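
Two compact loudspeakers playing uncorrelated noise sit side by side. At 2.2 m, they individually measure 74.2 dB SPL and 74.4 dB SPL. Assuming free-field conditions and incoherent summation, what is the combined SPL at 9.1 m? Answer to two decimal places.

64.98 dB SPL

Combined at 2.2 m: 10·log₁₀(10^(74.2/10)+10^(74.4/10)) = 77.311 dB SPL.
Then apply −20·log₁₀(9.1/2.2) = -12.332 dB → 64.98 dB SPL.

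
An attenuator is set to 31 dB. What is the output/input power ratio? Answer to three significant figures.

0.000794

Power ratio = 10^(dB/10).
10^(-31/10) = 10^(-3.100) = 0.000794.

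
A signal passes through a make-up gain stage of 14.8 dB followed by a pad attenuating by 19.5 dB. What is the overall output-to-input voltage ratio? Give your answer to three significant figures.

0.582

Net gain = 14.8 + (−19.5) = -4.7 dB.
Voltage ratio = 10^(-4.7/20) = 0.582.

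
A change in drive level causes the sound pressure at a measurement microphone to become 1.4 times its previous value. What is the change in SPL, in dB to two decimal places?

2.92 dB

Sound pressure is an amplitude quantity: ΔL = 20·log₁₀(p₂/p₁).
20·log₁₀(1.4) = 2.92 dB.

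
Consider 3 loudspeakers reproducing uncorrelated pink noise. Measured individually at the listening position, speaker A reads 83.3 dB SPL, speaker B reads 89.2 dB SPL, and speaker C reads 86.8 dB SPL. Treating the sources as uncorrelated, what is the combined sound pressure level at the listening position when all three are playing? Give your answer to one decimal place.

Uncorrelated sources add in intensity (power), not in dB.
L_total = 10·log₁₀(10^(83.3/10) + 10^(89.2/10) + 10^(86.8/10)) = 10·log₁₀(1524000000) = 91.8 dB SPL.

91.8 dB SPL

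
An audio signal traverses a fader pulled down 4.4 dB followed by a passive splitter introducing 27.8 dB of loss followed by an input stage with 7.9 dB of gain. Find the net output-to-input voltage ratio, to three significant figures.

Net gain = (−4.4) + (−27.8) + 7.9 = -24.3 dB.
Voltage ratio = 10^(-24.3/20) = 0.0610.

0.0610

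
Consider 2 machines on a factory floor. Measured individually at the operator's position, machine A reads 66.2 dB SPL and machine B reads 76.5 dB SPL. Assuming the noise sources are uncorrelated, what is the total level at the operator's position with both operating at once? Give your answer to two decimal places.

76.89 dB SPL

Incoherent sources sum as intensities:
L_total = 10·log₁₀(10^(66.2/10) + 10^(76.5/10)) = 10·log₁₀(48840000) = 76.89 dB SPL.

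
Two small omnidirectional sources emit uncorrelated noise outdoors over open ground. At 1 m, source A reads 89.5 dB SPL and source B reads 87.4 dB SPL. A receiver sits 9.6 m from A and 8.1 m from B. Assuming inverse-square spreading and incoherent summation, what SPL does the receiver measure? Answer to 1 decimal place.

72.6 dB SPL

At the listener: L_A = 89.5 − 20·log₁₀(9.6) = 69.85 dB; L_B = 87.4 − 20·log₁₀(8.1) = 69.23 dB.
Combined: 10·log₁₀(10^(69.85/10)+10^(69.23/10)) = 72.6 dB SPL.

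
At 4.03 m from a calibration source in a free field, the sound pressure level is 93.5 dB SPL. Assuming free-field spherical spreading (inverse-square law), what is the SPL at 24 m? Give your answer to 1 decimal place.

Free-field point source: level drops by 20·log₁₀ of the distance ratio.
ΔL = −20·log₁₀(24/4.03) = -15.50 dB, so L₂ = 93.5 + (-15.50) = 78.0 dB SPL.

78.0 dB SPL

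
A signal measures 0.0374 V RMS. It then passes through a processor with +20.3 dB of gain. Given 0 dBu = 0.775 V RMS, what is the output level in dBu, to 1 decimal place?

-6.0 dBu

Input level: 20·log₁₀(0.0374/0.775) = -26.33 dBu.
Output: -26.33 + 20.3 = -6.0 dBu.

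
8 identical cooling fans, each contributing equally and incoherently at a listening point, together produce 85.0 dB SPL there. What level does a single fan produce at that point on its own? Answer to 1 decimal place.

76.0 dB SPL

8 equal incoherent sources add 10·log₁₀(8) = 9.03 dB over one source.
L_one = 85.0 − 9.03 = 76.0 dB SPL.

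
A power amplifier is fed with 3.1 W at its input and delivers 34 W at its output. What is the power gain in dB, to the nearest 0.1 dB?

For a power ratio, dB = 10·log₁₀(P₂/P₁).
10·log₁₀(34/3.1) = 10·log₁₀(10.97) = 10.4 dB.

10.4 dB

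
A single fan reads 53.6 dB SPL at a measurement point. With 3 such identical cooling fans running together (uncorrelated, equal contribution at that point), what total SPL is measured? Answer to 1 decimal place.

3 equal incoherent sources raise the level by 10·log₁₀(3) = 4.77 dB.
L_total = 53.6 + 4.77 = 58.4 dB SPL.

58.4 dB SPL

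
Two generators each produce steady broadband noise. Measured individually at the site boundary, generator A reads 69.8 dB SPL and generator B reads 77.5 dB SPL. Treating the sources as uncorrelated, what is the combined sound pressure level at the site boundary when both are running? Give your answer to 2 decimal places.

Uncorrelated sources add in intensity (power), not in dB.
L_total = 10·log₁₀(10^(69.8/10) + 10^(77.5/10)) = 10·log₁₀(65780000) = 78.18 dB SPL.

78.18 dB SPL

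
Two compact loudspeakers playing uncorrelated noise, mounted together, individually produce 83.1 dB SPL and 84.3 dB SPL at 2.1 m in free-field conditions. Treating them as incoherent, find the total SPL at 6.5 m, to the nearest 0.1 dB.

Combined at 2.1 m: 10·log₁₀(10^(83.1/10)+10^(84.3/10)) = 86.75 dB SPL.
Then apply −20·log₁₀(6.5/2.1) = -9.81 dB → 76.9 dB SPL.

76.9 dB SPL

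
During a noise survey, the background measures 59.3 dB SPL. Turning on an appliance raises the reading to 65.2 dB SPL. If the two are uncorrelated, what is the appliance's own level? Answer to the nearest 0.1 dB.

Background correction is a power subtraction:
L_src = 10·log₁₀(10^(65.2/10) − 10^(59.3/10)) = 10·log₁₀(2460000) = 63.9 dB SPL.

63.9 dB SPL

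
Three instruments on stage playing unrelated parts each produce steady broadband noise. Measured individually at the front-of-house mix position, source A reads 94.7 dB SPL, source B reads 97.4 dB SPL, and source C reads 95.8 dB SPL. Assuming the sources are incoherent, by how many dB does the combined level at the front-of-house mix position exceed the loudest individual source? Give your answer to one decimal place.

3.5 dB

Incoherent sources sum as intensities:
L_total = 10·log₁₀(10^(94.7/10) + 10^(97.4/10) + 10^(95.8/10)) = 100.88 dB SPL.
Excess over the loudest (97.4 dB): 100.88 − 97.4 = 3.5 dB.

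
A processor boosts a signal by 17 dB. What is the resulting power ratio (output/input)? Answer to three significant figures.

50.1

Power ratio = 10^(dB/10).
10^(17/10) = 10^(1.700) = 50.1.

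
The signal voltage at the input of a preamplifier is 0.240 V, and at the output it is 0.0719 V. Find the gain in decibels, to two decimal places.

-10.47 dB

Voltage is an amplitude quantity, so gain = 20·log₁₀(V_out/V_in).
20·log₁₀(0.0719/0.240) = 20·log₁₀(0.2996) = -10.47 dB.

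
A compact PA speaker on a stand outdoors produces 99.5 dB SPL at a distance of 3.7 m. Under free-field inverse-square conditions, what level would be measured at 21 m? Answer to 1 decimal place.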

:::

Return only this span, exactly: the line that contains "The signal voltage" and all lines after it to the end of the records.

#### SOLVED PROBLEM
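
The signal voltage at the input of a preamplifier is 0.240 V, and at the output it is 0.0719 V. Find the gain in decibels, to two decimal places.

-10.47 dB

Voltage is an amplitude quantity, so gain = 20·log₁₀(V_out/V_in).
20·log₁₀(0.0719/0.240) = 20·log₁₀(0.2996) = -10.47 dB.

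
A compact PA speaker on a stand outdoors produces 99.5 dB SPL at a distance of 3.7 m. Under free-field inverse-square conditions, what level would be measured at 21 m? Answer to 1 decimal place.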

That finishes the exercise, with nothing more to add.